>>>>

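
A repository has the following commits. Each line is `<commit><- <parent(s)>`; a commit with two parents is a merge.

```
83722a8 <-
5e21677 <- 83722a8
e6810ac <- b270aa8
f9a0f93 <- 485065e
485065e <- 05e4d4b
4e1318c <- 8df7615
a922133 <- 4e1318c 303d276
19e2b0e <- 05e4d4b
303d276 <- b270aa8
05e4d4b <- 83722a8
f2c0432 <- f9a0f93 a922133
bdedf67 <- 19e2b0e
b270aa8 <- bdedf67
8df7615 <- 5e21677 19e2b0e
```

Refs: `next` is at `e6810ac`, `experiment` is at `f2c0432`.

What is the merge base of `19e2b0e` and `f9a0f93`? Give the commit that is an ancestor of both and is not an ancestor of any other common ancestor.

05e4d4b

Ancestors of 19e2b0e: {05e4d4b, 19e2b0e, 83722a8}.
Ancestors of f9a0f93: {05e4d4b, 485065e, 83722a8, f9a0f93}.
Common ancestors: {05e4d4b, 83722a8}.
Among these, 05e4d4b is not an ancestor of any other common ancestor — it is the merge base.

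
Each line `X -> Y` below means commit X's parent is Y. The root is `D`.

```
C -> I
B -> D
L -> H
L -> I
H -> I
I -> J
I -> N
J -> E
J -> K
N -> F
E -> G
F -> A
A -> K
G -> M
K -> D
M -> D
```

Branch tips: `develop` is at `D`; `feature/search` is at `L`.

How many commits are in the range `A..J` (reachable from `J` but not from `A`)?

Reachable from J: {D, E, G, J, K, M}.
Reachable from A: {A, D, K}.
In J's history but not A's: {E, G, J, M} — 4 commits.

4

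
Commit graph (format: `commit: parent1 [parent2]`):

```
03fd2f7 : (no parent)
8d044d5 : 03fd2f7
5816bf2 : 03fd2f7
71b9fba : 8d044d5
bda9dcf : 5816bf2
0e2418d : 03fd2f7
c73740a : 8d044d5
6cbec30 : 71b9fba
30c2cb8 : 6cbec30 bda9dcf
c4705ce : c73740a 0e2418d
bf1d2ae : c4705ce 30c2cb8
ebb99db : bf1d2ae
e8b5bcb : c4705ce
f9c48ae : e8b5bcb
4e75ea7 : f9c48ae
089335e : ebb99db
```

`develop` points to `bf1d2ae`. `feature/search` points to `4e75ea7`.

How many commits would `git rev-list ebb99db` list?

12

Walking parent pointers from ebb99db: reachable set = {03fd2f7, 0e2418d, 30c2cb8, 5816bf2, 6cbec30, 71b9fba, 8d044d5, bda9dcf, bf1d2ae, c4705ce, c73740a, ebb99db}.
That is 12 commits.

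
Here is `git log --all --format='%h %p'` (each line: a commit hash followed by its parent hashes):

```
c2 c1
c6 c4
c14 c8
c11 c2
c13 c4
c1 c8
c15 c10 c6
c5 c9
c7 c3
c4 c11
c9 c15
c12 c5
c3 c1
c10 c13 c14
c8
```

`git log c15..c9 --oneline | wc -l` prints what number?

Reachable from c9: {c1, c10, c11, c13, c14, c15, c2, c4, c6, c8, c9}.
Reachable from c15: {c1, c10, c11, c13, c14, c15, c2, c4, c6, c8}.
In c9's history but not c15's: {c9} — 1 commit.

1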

<<<<
>>>>

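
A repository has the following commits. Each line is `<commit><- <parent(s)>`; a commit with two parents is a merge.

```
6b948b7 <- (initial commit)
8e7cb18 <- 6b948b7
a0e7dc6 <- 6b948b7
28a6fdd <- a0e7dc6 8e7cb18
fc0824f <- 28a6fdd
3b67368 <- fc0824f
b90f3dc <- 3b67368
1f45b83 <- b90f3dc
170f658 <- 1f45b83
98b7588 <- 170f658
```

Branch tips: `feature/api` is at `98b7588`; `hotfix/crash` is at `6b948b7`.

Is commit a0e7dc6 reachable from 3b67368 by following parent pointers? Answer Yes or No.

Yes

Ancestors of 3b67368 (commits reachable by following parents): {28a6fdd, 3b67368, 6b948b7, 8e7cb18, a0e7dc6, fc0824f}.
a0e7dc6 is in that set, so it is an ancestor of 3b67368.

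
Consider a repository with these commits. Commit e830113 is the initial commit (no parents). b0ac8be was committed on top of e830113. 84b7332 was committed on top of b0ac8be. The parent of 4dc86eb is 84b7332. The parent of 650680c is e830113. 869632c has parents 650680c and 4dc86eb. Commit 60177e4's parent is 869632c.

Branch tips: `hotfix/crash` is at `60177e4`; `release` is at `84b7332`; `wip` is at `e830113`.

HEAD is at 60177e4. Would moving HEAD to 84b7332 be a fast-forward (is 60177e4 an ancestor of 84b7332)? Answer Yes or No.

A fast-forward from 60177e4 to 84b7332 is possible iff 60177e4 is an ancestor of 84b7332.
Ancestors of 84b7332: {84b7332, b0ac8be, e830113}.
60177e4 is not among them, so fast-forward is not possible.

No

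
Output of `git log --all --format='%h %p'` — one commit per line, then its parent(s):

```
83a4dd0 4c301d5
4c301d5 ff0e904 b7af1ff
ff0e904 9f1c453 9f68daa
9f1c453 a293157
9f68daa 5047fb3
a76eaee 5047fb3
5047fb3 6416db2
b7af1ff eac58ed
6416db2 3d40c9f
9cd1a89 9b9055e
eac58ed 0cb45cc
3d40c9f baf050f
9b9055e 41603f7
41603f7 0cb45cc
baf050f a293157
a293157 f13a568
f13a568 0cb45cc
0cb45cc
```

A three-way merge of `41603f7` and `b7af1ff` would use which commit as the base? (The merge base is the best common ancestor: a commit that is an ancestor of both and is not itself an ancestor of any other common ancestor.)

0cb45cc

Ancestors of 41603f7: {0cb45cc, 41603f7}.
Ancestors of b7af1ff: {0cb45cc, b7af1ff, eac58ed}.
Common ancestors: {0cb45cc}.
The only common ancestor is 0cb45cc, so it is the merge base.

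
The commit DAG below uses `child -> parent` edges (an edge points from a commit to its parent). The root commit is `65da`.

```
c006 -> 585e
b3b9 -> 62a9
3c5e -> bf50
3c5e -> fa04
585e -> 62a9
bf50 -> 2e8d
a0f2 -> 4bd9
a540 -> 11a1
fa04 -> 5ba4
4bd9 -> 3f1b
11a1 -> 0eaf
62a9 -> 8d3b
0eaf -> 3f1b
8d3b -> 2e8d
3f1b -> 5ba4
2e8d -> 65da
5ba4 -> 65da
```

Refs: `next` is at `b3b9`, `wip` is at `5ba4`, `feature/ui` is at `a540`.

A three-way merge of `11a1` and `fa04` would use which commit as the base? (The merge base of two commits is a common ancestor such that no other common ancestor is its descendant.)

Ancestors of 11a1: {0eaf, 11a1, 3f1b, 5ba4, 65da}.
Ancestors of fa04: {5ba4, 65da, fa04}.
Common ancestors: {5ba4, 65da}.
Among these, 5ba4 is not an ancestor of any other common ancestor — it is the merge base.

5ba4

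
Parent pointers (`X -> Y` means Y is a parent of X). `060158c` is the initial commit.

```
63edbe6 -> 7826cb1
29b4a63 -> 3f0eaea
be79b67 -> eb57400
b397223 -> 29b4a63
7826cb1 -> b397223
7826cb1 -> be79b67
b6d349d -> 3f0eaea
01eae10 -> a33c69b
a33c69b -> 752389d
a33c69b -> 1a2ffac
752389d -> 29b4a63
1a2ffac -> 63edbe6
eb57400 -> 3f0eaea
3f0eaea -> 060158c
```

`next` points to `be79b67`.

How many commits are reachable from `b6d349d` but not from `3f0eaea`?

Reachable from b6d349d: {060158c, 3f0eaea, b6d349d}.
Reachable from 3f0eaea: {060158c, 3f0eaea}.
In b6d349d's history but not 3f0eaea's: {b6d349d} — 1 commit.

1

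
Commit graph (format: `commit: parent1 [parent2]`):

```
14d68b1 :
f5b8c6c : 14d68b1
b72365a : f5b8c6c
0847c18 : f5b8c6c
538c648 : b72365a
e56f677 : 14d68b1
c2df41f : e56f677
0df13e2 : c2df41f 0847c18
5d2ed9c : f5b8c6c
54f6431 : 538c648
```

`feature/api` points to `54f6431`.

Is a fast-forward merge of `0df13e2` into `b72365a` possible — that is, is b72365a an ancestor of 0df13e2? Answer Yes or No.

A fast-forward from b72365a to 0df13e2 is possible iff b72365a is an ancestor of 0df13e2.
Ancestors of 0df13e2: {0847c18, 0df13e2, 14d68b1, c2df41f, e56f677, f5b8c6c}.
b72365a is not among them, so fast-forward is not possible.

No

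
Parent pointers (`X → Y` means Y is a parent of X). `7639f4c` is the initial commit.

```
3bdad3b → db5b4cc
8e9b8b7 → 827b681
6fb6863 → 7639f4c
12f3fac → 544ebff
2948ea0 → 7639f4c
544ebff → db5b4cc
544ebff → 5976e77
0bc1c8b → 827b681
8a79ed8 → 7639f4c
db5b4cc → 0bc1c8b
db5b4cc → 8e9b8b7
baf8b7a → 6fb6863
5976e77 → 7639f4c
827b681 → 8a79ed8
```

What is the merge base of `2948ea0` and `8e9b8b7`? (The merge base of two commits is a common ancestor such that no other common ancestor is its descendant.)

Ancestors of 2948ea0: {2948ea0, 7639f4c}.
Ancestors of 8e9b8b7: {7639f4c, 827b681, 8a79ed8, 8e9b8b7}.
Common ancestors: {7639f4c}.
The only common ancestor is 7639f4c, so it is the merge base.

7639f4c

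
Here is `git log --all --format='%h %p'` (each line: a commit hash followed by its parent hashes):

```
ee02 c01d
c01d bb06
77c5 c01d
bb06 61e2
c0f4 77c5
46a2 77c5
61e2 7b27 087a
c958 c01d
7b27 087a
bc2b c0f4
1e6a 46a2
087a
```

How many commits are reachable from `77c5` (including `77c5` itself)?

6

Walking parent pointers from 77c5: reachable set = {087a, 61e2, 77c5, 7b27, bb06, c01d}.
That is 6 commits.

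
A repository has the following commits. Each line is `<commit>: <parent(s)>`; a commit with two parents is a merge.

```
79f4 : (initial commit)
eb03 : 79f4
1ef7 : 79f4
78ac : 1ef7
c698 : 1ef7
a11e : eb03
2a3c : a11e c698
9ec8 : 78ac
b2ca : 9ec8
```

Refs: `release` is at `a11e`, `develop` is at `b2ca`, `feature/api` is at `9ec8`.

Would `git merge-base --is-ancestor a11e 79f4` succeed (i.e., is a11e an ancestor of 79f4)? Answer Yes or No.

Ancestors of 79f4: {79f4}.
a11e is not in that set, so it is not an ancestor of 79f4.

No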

<<<<

GOAL OF THE EXERCISE: Pick each line holding the word "hotfix" out of the listing.

SOLUTION TO THE EXERCISE:
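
Branch tips: `feature/api` is at `98b7588`; `hotfix/crash` is at `6b948b7`.
Branch tips: `hotfix/crash` is at `60177e4`; `release` is at `84b7332`; `wip` is at `e830113`.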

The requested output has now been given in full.